──────── STUDY MATERIAL ────────

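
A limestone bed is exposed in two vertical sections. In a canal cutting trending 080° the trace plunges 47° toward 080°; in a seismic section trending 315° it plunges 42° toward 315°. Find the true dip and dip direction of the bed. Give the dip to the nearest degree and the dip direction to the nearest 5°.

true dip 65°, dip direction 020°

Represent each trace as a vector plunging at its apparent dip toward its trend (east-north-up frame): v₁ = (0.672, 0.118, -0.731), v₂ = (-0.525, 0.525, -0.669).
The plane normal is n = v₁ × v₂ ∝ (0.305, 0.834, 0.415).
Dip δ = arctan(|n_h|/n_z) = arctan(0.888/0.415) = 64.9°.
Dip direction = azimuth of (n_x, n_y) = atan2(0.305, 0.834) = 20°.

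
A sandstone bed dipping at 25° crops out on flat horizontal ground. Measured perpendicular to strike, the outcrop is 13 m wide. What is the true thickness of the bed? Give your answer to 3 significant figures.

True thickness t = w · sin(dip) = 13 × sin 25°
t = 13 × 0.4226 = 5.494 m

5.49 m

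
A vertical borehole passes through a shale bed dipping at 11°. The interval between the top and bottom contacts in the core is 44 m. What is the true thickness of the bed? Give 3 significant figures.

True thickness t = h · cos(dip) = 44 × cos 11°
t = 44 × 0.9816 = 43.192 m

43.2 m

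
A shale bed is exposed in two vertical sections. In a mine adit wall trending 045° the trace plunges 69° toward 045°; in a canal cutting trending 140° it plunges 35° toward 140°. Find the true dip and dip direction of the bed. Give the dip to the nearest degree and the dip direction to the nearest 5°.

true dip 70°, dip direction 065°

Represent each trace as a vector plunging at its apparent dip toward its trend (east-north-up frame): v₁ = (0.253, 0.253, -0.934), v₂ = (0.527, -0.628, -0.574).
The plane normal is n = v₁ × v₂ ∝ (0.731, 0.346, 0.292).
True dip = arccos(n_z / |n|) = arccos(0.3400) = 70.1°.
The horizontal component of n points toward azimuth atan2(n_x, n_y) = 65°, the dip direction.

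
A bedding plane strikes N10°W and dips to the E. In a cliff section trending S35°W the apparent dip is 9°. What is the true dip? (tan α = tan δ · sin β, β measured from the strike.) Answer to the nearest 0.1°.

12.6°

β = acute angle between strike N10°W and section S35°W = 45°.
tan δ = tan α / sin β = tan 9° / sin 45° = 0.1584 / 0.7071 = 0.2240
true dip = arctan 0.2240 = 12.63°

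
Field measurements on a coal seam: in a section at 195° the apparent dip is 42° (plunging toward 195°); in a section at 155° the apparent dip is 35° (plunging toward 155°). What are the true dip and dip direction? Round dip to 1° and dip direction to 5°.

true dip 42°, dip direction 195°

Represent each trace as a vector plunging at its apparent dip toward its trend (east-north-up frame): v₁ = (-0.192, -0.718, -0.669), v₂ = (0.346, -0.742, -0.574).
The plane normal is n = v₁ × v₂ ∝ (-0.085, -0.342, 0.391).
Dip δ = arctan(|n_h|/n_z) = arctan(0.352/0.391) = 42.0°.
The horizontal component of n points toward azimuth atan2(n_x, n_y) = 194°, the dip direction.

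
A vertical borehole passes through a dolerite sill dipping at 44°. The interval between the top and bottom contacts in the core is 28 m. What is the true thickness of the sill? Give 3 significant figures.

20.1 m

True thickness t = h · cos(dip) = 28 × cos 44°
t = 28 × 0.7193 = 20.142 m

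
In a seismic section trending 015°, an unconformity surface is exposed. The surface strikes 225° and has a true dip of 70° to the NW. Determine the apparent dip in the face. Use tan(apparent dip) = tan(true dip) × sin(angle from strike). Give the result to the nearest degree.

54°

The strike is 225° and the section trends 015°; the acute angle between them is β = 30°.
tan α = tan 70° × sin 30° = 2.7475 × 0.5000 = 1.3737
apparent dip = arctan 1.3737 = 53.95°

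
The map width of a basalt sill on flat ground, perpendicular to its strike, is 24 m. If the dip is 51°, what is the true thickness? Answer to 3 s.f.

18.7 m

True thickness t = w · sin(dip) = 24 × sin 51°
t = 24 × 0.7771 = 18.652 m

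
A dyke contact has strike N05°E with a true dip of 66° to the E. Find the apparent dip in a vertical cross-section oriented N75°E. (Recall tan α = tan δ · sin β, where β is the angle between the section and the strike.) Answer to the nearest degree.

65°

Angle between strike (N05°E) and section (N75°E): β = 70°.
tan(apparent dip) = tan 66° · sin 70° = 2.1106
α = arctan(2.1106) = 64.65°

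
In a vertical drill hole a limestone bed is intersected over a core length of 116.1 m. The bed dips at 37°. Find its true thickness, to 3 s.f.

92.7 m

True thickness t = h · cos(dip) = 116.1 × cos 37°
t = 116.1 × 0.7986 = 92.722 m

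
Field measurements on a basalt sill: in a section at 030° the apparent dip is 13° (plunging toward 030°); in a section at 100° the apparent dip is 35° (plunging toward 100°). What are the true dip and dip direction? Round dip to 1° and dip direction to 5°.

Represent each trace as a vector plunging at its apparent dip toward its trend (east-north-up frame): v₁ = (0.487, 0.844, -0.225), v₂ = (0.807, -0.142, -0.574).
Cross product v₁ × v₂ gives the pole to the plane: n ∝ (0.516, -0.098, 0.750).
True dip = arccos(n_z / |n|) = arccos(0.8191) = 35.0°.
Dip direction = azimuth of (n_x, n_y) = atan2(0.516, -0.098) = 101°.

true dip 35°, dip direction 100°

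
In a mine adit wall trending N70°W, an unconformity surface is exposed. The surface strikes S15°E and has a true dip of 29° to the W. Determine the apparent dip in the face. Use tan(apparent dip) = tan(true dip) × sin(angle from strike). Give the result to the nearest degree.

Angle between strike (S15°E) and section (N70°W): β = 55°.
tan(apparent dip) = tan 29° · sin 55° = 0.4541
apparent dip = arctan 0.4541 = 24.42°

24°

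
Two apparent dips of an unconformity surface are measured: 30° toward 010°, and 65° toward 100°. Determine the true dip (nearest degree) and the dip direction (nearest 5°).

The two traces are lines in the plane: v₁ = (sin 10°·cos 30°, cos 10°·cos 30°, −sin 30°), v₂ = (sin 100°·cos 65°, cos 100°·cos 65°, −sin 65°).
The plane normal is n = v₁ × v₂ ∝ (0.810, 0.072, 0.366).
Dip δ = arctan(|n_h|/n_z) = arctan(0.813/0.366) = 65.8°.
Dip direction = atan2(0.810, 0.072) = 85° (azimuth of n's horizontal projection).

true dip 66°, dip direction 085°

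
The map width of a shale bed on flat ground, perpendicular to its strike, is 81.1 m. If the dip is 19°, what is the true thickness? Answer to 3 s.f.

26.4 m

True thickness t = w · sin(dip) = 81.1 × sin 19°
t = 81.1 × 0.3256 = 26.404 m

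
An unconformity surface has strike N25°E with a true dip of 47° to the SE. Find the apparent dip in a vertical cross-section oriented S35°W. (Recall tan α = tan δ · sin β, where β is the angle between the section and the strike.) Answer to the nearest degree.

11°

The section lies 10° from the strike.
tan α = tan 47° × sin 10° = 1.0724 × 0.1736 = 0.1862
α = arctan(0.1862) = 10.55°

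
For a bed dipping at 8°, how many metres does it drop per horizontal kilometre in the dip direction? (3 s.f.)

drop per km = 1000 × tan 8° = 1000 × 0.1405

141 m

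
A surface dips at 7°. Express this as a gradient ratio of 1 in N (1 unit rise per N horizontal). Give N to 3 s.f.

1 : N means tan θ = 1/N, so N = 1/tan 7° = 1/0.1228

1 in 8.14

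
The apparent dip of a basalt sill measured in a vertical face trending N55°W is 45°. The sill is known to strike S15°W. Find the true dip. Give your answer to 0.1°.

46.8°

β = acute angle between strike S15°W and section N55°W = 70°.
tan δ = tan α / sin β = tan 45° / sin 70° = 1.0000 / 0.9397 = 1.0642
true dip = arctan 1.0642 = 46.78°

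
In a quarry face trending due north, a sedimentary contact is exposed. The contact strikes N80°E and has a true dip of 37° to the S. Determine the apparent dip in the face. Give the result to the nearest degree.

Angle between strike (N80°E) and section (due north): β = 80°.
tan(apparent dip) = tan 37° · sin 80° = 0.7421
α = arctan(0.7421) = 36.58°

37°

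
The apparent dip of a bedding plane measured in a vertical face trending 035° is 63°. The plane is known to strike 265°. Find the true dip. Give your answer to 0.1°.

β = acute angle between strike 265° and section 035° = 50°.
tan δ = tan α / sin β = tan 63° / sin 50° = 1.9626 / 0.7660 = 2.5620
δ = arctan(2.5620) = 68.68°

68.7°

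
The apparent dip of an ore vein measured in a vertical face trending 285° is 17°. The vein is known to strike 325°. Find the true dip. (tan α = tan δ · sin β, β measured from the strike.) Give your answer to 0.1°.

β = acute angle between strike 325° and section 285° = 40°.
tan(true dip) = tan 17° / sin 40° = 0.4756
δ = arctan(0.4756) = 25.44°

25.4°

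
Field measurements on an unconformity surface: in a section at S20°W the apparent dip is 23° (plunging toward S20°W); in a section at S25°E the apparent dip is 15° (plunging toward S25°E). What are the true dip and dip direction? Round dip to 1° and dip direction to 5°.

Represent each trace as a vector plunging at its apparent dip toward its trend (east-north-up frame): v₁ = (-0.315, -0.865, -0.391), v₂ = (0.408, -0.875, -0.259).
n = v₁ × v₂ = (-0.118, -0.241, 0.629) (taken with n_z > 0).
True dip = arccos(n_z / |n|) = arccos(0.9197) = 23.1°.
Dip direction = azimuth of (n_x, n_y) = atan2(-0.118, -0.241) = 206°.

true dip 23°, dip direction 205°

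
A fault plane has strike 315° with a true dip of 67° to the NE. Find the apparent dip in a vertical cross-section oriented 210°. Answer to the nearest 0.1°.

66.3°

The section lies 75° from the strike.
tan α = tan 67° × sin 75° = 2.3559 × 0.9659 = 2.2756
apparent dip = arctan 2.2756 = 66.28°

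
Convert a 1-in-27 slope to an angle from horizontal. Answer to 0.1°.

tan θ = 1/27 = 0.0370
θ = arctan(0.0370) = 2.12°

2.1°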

────────

WHAT YOU SHOULD DO ▸ Exactly the lines from the one containing "Convert a 1-in-27" to the final line of the data, both included, should be printed, and nothing more.

TASK ANSWER ▸
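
Convert a 1-in-27 slope to an angle from horizontal. Answer to 0.1°.

tan θ = 1/27 = 0.0370
θ = arctan(0.0370) = 2.12°

2.1°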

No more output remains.